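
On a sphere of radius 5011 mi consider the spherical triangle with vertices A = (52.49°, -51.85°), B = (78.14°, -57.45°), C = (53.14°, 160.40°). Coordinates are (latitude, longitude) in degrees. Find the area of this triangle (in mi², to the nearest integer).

Side lengths (central angles): a = 0.8153, b = 1.2390, c = 0.4491 rad; semiperimeter s = 1.2516.
By l'Huilier's theorem, tan(E/4) = √[tan(s/2) tan((s−a)/2) tan((s−b)/2) tan((s−c)/2)], giving spherical excess E = 0.0830 rad.
Area = E·R² = 0.0830 × (5011)² ≈ 2084790 mi².

2084790 mi²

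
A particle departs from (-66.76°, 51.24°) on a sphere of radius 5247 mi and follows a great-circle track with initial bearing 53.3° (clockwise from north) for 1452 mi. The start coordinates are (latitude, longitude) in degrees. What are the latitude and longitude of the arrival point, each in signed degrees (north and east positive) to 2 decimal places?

Angular distance δ = d/R = 1452/5247 = 0.27673 rad; initial bearing θ = 0.9303 rad.
sin φ₂ = sin φ₁ cos δ + cos φ₁ sin δ cos θ = (-0.9189)(0.9620) + (0.3946)(0.2732)(0.5976) = -0.8195, so φ₂ = -55.03°.
Δλ = atan2(sin θ sin δ cos φ₁, cos δ − sin φ₁ sin φ₂) = atan2(0.0864, 0.2090) = 22.471°.
λ₂ = 51.240° + 22.471° = 73.71°.

-55.03°, 73.71°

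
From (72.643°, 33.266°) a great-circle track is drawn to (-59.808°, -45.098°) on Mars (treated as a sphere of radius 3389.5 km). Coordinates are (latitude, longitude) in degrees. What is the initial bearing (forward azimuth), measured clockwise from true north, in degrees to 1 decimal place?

234.2°

Δλ = -78.364° = -1.3677 rad.
y = sin Δλ · cos φ₂ = (-0.9794)(0.5029) = -0.4926
x = cos φ₁ sin φ₂ − sin φ₁ cos φ₂ cos Δλ = (0.2983)(-0.8643) − (0.9545)(0.5029)(0.2017) = -0.3547
θ = atan2(y, x) = -125.76°; adding 360° gives 234.2°.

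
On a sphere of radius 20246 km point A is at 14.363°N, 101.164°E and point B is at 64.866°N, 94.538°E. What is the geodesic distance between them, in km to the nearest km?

Let φ₁ = 0.2507 rad, φ₂ = 1.1321 rad, and Δλ = -0.1156 rad.
Haversine: a = sin²(Δφ/2) + cos φ₁ cos φ₂ sin²(Δλ/2) = 0.1820 + (0.9687)(0.4247)(0.0033) = 0.18336.
Central angle c = 2·arcsin(√a) = 0.88500 rad.
Distance = R·c = 20246 × 0.8850 ≈ 17918 km.

17918 km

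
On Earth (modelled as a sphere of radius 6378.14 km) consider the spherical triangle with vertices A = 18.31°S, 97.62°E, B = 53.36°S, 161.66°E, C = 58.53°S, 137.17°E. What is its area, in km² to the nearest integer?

Side lengths (central angles): a = 0.2541, b = 0.8631, c = 1.0471 rad; semiperimeter s = 1.0821.
By l'Huilier's theorem, tan(E/4) = √[tan(s/2) tan((s−a)/2) tan((s−b)/2) tan((s−c)/2)], giving spherical excess E = 0.0902 rad.
Area = E·R² = 0.0902 × (6378.14)² ≈ 3668205 km².

3668205 km²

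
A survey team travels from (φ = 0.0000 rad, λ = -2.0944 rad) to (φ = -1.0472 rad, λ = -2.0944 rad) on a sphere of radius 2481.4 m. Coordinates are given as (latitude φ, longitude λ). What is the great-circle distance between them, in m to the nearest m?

2599 m

With latitudes φ₁ = 0.000°, φ₂ = -60.000° and longitude difference Δλ = 0.000°:
cos c = sin φ₁ sin φ₂ + cos φ₁ cos φ₂ cos Δλ = (0.0000)(-0.8660) + (1.0000)(0.5000)(1.0000) = 0.50000,
so c = arccos(0.50000) = 1.04720 rad.
Distance = R·c = 2481.4 × 1.0472 ≈ 2599 m.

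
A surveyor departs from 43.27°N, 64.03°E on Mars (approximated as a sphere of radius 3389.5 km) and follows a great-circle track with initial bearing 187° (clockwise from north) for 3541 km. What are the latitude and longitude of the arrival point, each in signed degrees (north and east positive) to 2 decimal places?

-16.31°, 57.73°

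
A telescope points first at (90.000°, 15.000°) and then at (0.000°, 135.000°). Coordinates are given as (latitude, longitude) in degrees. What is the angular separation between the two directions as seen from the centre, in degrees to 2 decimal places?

In radians: φ₁ = 1.5708, φ₂ = 0.0000, Δλ = 120.000° = 2.0944 rad.
cos c = sin φ₁ sin φ₂ + cos φ₁ cos φ₂ cos Δλ = (1.0000)(0.0000) + (0.0000)(1.0000)(-0.5000) = 0.00000,
so c = arccos(0.00000) = 1.57080 rad.
So the angular separation is 90.00°.

90.00°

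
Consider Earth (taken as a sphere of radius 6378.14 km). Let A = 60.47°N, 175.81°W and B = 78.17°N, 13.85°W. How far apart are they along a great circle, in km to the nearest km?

4556 km

Let φ₁ = 1.0554 rad, φ₂ = 1.3643 rad, and Δλ = 2.8267 rad.
Haversine: a = sin²(Δφ/2) + cos φ₁ cos φ₂ sin²(Δλ/2) = 0.0237 + (0.4929)(0.2050)(0.9754) = 0.12223.
Central angle c = 2·arcsin(√a) = 0.71432 rad.
Distance = R·c = 6378.14 × 0.7143 ≈ 4556 km.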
+ + +
■ WORK TO COMPLETE: Please retype each entry above exactly as it is written.

■ WRITTEN ANSWER:
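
On a sphere of radius 5011 mi consider the spherical triangle with vertices A = (52.49°, -51.85°), B = (78.14°, -57.45°), C = (53.14°, 160.40°). Coordinates are (latitude, longitude) in degrees. Find the area of this triangle (in mi², to the nearest integer).

Side lengths (central angles): a = 0.8153, b = 1.2390, c = 0.4491 rad; semiperimeter s = 1.2516.
By l'Huilier's theorem, tan(E/4) = √[tan(s/2) tan((s−a)/2) tan((s−b)/2) tan((s−c)/2)], giving spherical excess E = 0.0830 rad.
Area = E·R² = 0.0830 × (5011)² ≈ 2084790 mi².

2084790 mi²

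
A particle departs from (-66.76°, 51.24°) on a sphere of radius 5247 mi and follows a great-circle track with initial bearing 53.3° (clockwise from north) for 1452 mi. The start coordinates are (latitude, longitude) in degrees. What are the latitude and longitude of the arrival point, each in signed degrees (north and east positive) to 2 decimal places?

Angular distance δ = d/R = 1452/5247 = 0.27673 rad; initial bearing θ = 0.9303 rad.
sin φ₂ = sin φ₁ cos δ + cos φ₁ sin δ cos θ = (-0.9189)(0.9620) + (0.3946)(0.2732)(0.5976) = -0.8195, so φ₂ = -55.03°.
Δλ = atan2(sin θ sin δ cos φ₁, cos δ − sin φ₁ sin φ₂) = atan2(0.0864, 0.2090) = 22.471°.
λ₂ = 51.240° + 22.471° = 73.71°.

-55.03°, 73.71°

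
From (72.643°, 33.266°) a great-circle track is drawn to (-59.808°, -45.098°) on Mars (treated as a sphere of radius 3389.5 km). Coordinates are (latitude, longitude) in degrees. What is the initial bearing (forward azimuth), measured clockwise from true north, in degrees to 1 decimal place?

234.2°

Δλ = -78.364° = -1.3677 rad.
y = sin Δλ · cos φ₂ = (-0.9794)(0.5029) = -0.4926
x = cos φ₁ sin φ₂ − sin φ₁ cos φ₂ cos Δλ = (0.2983)(-0.8643) − (0.9545)(0.5029)(0.2017) = -0.3547
θ = atan2(y, x) = -125.76°; adding 360° gives 234.2°.

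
On a sphere of radius 20246 km point A is at 14.363°N, 101.164°E and point B is at 64.866°N, 94.538°E. What is the geodesic distance between them, in km to the nearest km?

Let φ₁ = 0.2507 rad, φ₂ = 1.1321 rad, and Δλ = -0.1156 rad.
Haversine: a = sin²(Δφ/2) + cos φ₁ cos φ₂ sin²(Δλ/2) = 0.1820 + (0.9687)(0.4247)(0.0033) = 0.18336.
Central angle c = 2·arcsin(√a) = 0.88500 rad.
Distance = R·c = 20246 × 0.8850 ≈ 17918 km.

17918 km

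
On Earth (modelled as a sphere of radius 6378.14 km) consider the spherical triangle with vertices A = 18.31°S, 97.62°E, B = 53.36°S, 161.66°E, C = 58.53°S, 137.17°E. What is its area, in km² to the nearest integer?

Side lengths (central angles): a = 0.2541, b = 0.8631, c = 1.0471 rad; semiperimeter s = 1.0821.
By l'Huilier's theorem, tan(E/4) = √[tan(s/2) tan((s−a)/2) tan((s−b)/2) tan((s−c)/2)], giving spherical excess E = 0.0902 rad.
Area = E·R² = 0.0902 × (6378.14)² ≈ 3668205 km².

3668205 km²

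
A survey team travels from (φ = 0.0000 rad, λ = -2.0944 rad) to (φ = -1.0472 rad, λ = -2.0944 rad) on a sphere of radius 2481.4 m. Coordinates are given as (latitude φ, longitude λ). What is the great-circle distance between them, in m to the nearest m?

2599 m

With latitudes φ₁ = 0.000°, φ₂ = -60.000° and longitude difference Δλ = 0.000°:
cos c = sin φ₁ sin φ₂ + cos φ₁ cos φ₂ cos Δλ = (0.0000)(-0.8660) + (1.0000)(0.5000)(1.0000) = 0.50000,
so c = arccos(0.50000) = 1.04720 rad.
Distance = R·c = 2481.4 × 1.0472 ≈ 2599 m.

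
A surveyor departs from 43.27°N, 64.03°E on Mars (approximated as a sphere of radius 3389.5 km) and follows a great-circle track with initial bearing 187° (clockwise from north) for 3541 km. What are the latitude and longitude of the arrival point, each in signed degrees (north and east positive) to 2 decimal places?

-16.31°, 57.73°

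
A telescope points first at (90.000°, 15.000°) and then at (0.000°, 135.000°). Coordinates are given as (latitude, longitude) in degrees. What is the angular separation between the two directions as seen from the centre, in degrees to 2 decimal places?

In radians: φ₁ = 1.5708, φ₂ = 0.0000, Δλ = 120.000° = 2.0944 rad.
cos c = sin φ₁ sin φ₂ + cos φ₁ cos φ₂ cos Δλ = (1.0000)(0.0000) + (0.0000)(1.0000)(-0.5000) = 0.00000,
so c = arccos(0.00000) = 1.57080 rad.
So the angular separation is 90.00°.

90.00°

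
Consider Earth (taken as a sphere of radius 6378.14 km). Let A = 60.47°N, 175.81°W and B = 78.17°N, 13.85°W. How far apart are they along a great circle, in km to the nearest km?

4556 km

Let φ₁ = 1.0554 rad, φ₂ = 1.3643 rad, and Δλ = 2.8267 rad.
Haversine: a = sin²(Δφ/2) + cos φ₁ cos φ₂ sin²(Δλ/2) = 0.0237 + (0.4929)(0.2050)(0.9754) = 0.12223.
Central angle c = 2·arcsin(√a) = 0.71432 rad.
Distance = R·c = 6378.14 × 0.7143 ≈ 4556 km.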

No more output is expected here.